#### Excerpted records ####
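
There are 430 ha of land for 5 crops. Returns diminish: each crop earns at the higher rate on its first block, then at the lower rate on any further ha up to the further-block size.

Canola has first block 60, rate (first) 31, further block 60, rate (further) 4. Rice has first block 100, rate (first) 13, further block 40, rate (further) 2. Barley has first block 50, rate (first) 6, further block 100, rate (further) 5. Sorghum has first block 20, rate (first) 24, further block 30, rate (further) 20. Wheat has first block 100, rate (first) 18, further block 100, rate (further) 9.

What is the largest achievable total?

7060

Rank every tier by rate: Canola/first 31 > Sorghum/first 24 > Sorghum/second 20 > Wheat/first 18 > Rice/first 13 > Wheat/second 9 > Barley/first 6 > Barley/second 5 > Canola/second 4 > Rice/second 2.
Canola/first (31): +60 → 370 left.
Fill Sorghum first block (20 at 24) → 350 left.
Sorghum/second (20): +30 → 320 left.
Fill Wheat first block (100 at 18) → 220 left.
Fill Rice first block (100 at 13) → 120 left.
Wheat second at 9: fill all 100 → 20 left.
Barley first at 6: only 20 left, fill 20.
Total = 31×60 + 24×20 + 20×30 + 18×100 + 13×100 + 9×100 + 6×20 = 7060.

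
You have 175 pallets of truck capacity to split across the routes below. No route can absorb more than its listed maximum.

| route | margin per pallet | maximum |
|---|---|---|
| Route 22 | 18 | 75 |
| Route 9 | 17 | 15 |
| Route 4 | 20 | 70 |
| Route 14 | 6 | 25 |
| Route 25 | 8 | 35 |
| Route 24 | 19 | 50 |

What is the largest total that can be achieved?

3340

Rank by margin per pallet: Route 4 20 > Route 24 19 > Route 22 18 > Route 9 17 > Route 25 8 > Route 14 6.
Route 4: +70 to 70 (cap) ; 105 left.
Give Route 24 50 to hit its cap of 50 ; 55 left.
Only 55 left; Route 22 takes them to reach 55.
Total = 18×55 + 20×70 + 19×50 = 3340.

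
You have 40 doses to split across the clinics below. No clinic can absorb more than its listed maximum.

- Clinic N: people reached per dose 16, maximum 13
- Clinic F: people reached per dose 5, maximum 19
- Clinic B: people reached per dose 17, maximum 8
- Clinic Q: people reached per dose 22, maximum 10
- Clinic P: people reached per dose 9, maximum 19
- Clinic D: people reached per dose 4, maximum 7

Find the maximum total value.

645

Highest people reached per dose first: Clinic Q 22 > Clinic B 17 > Clinic N 16 > Clinic P 9 > Clinic F 5 > Clinic D 4.
Clinic Q takes 10 to reach its cap of 10 — 30 left.
Give Clinic B 8 to hit its cap of 8 — 22 left.
Clinic N takes 13 to reach its cap of 13 — 9 left.
Clinic P: +9 (room for 19) → 9. Pool exhausted.
Total = 16×13 + 17×8 + 22×10 + 9×9 = 645.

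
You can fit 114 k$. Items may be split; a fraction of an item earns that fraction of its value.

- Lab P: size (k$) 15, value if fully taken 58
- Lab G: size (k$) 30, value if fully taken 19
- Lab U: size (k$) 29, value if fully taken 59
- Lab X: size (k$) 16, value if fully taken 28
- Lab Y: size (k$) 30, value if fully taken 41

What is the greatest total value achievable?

201.2

Best value per unit of size first: Lab P 58/15≈3.87, Lab U 59/29≈2.03, Lab X 28/16≈1.75, Lab Y 41/30≈1.37, Lab G 19/30≈0.633.
Take all of Lab P (15 k$, value 58) ; 99 k$ left.
Take all of Lab U (29 k$, value 59) ; 70 k$ left.
Lab X: take in full, 16 k$ for value 28 ; 54 left.
All 30 k$ of Lab Y fit (value 41) ; 24 remain.
Only 24 k$ remain; take 24/30 of Lab G for value 19×24/30 = 15.2.
Total value = 201.2.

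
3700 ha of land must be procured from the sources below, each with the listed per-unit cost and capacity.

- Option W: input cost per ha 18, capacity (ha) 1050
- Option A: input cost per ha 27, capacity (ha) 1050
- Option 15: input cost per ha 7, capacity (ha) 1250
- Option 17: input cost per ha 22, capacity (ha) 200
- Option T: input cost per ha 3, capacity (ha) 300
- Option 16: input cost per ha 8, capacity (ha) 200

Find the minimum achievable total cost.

53450

Use sources in increasing cost order.
Option T (3): use full 300 ; 3400 ha to go.
Option 15 (7): use full 1250 ; 2150 ha to go.
Take 200 from Option 16 at 8 ; need 1950 more.
Option W at 18: take all 1050 ha ; 900 still needed.
Option 17 at 22: take all 200 ha ; 700 still needed.
Take 700 from Option A at 27 to finish.
Cost = 300×3 + 1250×7 + 200×8 + 1050×18 + 200×22 + 700×27 = 53450.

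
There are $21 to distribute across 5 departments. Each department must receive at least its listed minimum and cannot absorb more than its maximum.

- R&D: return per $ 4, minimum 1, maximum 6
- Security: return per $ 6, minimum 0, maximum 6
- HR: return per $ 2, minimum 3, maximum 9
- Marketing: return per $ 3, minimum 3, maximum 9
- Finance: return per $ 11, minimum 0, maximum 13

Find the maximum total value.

168

Meeting every minimum uses 1+0+3+3+0 = 7 $, leaving 14.
Rank by return per $: Finance 11 > Security 6 > R&D 4 > Marketing 3 > HR 2.
Finance takes 13 more to reach its cap of 13 → 1 left.
Security: +1 (room for 6) → 1. Pool exhausted.
Total = 4×1 + 6×1 + 2×3 + 3×3 + 11×13 = 168.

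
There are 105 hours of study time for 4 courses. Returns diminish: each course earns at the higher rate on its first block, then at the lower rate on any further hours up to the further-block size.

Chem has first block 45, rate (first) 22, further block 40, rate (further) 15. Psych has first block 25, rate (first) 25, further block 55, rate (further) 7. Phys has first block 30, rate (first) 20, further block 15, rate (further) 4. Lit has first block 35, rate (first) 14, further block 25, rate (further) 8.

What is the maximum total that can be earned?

Rank every tier by rate: Psych/first 25 > Chem/first 22 > Phys/first 20 > Chem/second 15 > Lit/first 14 > Lit/second 8 > Psych/second 7 > Phys/second 4.
Psych/first (25): +25 → 80 left.
Fill Chem first block (45 at 22) → 35 left.
Phys first at 20: fill all 30 → 5 left.
5 remain; put them into Chem second at 15.
Total = 25×25 + 22×45 + 20×30 + 15×5 = 2290.

2290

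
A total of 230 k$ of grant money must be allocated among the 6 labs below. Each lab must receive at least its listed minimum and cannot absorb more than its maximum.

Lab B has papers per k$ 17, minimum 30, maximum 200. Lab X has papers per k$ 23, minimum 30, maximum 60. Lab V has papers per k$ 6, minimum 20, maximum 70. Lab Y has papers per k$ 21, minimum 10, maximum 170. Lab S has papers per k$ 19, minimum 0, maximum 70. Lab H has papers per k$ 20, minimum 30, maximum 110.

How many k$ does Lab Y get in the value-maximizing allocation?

Meeting every minimum uses 30+30+20+10+0+30 = 120 k$, leaving 110.
Rank by papers per k$: Lab X 23 > Lab Y 21 > Lab H 20 > Lab S 19 > Lab B 17 > Lab V 6.
Give Lab X 30 more to hit its cap of 60 → 80 left.
Lab Y has room for 160 more but only 80 remain, so it gets 90.

90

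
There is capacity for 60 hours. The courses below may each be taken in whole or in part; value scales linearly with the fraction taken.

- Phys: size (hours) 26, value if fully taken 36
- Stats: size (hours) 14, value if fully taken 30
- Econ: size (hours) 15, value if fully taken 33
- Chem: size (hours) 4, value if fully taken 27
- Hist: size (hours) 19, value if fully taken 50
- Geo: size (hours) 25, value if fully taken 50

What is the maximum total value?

156

Sort by value density: Chem 27/4≈6.75, Hist 50/19≈2.63, Econ 33/15≈2.2, Stats 30/14≈2.14, Geo 50/25≈2, Phys 36/26≈1.38.
Chem: take in full, 4 hours for value 27 ; 56 left.
Take all of Hist (19 hours, value 50) ; 37 hours left.
All 15 hours of Econ fit (value 33) ; 22 remain.
Take all of Stats (14 hours, value 30) ; 8 hours left.
8 hours left: a 8/25 share of Geo gives 50×8/25 = 16.
Total value = 156.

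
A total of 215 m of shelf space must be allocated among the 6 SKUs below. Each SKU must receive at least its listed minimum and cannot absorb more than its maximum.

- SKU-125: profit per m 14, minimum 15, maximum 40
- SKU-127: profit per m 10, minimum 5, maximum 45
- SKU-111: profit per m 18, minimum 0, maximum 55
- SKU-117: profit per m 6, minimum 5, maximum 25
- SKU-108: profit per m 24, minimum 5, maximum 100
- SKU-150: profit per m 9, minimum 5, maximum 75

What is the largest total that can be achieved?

Meeting every minimum uses 15+5+0+5+5+5 = 35 m, leaving 180.
Rank by profit per m: SKU-108 24 > SKU-111 18 > SKU-125 14 > SKU-127 10 > SKU-150 9 > SKU-117 6.
SKU-108: +95 to 100 (cap) → 85 left.
SKU-111 takes 55 more to reach its cap of 55 → 30 left.
Give SKU-125 25 more to hit its cap of 40 → 5 left.
SKU-127: +5 (room for 40) → 10. Pool exhausted.
Total = 14×40 + 10×10 + 18×55 + 6×5 + 24×100 + 9×5 = 4125.

4125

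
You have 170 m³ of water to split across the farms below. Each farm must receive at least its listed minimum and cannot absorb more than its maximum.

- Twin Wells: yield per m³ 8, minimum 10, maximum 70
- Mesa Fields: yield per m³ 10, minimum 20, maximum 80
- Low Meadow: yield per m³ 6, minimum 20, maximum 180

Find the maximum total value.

1480

Meeting every minimum uses 10+20+20 = 50 m³, leaving 120.
Rank by yield per m³: Mesa Fields 10 > Twin Wells 8 > Low Meadow 6.
Give Mesa Fields 60 more to hit its cap of 80 — 60 left.
Twin Wells takes 60 more to reach its cap of 70 — 0 left.
Total = 8×70 + 10×80 + 6×20 = 1480.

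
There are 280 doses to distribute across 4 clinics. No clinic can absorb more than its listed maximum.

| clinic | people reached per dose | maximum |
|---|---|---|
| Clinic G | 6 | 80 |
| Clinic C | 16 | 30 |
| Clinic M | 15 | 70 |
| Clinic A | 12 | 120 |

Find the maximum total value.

Highest people reached per dose first: Clinic C 16 > Clinic M 15 > Clinic A 12 > Clinic G 6.
Clinic C: +30 to 30 (cap) → 250 left.
Give Clinic M 70 to hit its cap of 70 → 180 left.
Clinic A: +120 to 120 (cap) → 60 left.
Clinic G has room for 80 but only 60 remain, so it gets 60.
Total = 6×60 + 16×30 + 15×70 + 12×120 = 3330.

3330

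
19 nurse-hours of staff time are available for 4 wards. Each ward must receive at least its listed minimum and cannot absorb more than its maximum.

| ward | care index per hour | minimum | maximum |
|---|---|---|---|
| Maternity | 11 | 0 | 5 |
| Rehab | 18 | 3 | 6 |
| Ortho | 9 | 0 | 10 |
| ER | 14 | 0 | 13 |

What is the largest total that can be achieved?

Meeting every minimum uses 0+3+0+0 = 3 nurse-hours, leaving 16.
Order the wards by care index per hour: Rehab 18 > ER 14 > Maternity 11 > Ortho 9.
Rehab takes 3 more to reach its cap of 6 ; 13 left.
ER: +13 to 13 (cap) ; 0 left.
Total = 18×6 + 14×13 = 290.

290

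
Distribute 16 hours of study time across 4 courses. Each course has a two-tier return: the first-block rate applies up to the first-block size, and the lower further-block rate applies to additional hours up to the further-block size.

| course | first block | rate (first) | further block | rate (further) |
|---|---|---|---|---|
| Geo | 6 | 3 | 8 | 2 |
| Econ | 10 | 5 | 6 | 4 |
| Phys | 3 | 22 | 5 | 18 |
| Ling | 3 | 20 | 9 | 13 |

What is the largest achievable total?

Rank every tier by rate: Phys/first 22 > Ling/first 20 > Phys/second 18 > Ling/second 13 > Econ/first 5 > Econ/second 4 > Geo/first 3 > Geo/second 2.
Phys/first (22): +3 ; 13 left.
Fill Ling first block (3 at 20) ; 10 left.
Fill Phys second block (5 at 18) ; 5 left.
5 remain; put them into Ling second at 13.
Total = 22×3 + 20×3 + 18×5 + 13×5 = 281.

281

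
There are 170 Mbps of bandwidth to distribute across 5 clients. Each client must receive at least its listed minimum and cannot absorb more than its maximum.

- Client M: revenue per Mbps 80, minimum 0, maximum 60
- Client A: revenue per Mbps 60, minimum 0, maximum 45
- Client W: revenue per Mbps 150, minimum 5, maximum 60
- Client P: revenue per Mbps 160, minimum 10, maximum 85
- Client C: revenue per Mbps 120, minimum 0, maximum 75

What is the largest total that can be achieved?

Meeting every minimum uses 0+0+5+10+0 = 15 Mbps, leaving 155.
Rank by revenue per Mbps: Client P 160 > Client W 150 > Client C 120 > Client M 80 > Client A 60.
Client P: +75 to 85 (cap) → 80 left.
Client W takes 55 more to reach its cap of 60 → 25 left.
Only 25 left; Client C takes them to reach 25.
Total = 150×60 + 160×85 + 120×25 = 25600.

25600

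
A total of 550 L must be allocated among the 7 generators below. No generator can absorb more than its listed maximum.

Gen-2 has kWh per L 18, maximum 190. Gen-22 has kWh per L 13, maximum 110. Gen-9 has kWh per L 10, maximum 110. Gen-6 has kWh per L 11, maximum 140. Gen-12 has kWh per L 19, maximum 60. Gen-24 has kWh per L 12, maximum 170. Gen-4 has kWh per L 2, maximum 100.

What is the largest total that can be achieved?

Rank by kWh per L: Gen-12 19 > Gen-2 18 > Gen-22 13 > Gen-24 12 > Gen-6 11 > Gen-9 10 > Gen-4 2.
Give Gen-12 60 to hit its cap of 60 ; 490 left.
Gen-2: +190 to 190 (cap) ; 300 left.
Give Gen-22 110 to hit its cap of 110 ; 190 left.
Gen-24 takes 170 to reach its cap of 170 ; 20 left.
Gen-6: +20 (room for 140) → 20. Pool exhausted.
Total = 18×190 + 13×110 + 11×20 + 19×60 + 12×170 = 8250.

8250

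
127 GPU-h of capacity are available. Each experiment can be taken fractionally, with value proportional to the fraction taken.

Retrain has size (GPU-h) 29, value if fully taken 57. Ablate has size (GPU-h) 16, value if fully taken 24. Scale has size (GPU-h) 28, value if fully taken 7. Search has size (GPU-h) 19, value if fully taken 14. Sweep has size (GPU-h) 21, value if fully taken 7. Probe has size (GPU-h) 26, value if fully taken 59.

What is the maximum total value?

Best value per unit of size first: Probe 59/26≈2.27, Retrain 57/29≈1.97, Ablate 24/16≈1.5, Search 14/19≈0.737, Sweep 7/21≈0.333, Scale 7/28≈0.25.
Probe: take in full, 26 GPU-h for value 59 ; 101 left.
Retrain: take in full, 29 GPU-h for value 57 ; 72 left.
All 16 GPU-h of Ablate fit (value 24) ; 56 remain.
Take all of Search (19 GPU-h, value 14) ; 37 GPU-h left.
Take all of Sweep (21 GPU-h, value 7) ; 16 GPU-h left.
16 GPU-h left: a 16/28 share of Scale gives 7×16/28 = 4.
Total value = 165.

165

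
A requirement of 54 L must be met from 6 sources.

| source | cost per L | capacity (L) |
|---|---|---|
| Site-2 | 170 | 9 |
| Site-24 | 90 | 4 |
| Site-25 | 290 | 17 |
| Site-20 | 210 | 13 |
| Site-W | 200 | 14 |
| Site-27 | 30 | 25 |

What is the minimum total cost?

Cheapest first:
Site-27 at 30: take all 25 L → 29 still needed.
Take 4 from Site-24 at 90 → need 25 more.
Site-2 at 170: take all 9 L → 16 still needed.
Site-W at 200: take all 14 L → 2 still needed.
Site-20 (210): take the remaining 2 → done.
Site-25: unused.
Cost = 25×30 + 4×90 + 9×170 + 14×200 + 2×210 = 5860.

5860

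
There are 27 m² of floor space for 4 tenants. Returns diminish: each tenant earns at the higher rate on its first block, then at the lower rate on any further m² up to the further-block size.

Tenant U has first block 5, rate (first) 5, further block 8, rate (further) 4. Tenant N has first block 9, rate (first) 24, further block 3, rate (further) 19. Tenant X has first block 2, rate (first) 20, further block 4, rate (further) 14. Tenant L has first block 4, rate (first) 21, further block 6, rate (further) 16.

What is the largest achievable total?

Rank every tier by rate: Tenant N/first 24 > Tenant L/first 21 > Tenant X/first 20 > Tenant N/second 19 > Tenant L/second 16 > Tenant X/second 14 > Tenant U/first 5 > Tenant U/second 4.
Tenant N/first (24): +9 — 18 left.
Tenant L/first (21): +4 — 14 left.
Tenant X/first (20): +2 — 12 left.
Tenant N/second (19): +3 — 9 left.
Tenant L second at 16: fill all 6 — 3 left.
3 remain; put them into Tenant X second at 14.
Total = 24×9 + 21×4 + 20×2 + 19×3 + 16×6 + 14×3 = 535.

535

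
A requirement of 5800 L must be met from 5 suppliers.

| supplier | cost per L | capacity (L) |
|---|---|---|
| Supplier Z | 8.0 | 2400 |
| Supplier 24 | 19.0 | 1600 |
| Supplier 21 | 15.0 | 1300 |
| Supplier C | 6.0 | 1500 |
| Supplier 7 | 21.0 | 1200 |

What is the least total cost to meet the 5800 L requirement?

Cheapest first:
Take 1500 from Supplier C at 6.0 → need 4300 more.
Supplier Z (8.0): use full 2400 → 1900 L to go.
Supplier 21 (15.0): use full 1300 → 600 L to go.
Take 600 from Supplier 24 at 19.0 to finish.
Supplier 7: unused.
Cost = 1500×6.0 + 2400×8.0 + 1300×15.0 + 600×19.0 = 59100.

59100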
####
● The task: Within the records above, the line carrying "15.0 | 1300 |" starts the range and the last line ends it. Set down that range exactly.

● Answer:
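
| Supplier 21 | 15.0 | 1300 |
| Supplier C | 6.0 | 1500 |
| Supplier 7 | 21.0 | 1200 |

What is the least total cost to meet the 5800 L requirement?

Cheapest first:
Take 1500 from Supplier C at 6.0 → need 4300 more.
Supplier Z (8.0): use full 2400 → 1900 L to go.
Supplier 21 (15.0): use full 1300 → 600 L to go.
Take 600 from Supplier 24 at 19.0 to finish.
Supplier 7: unused.
Cost = 1500×6.0 + 2400×8.0 + 1300×15.0 + 600×19.0 = 59100.

59100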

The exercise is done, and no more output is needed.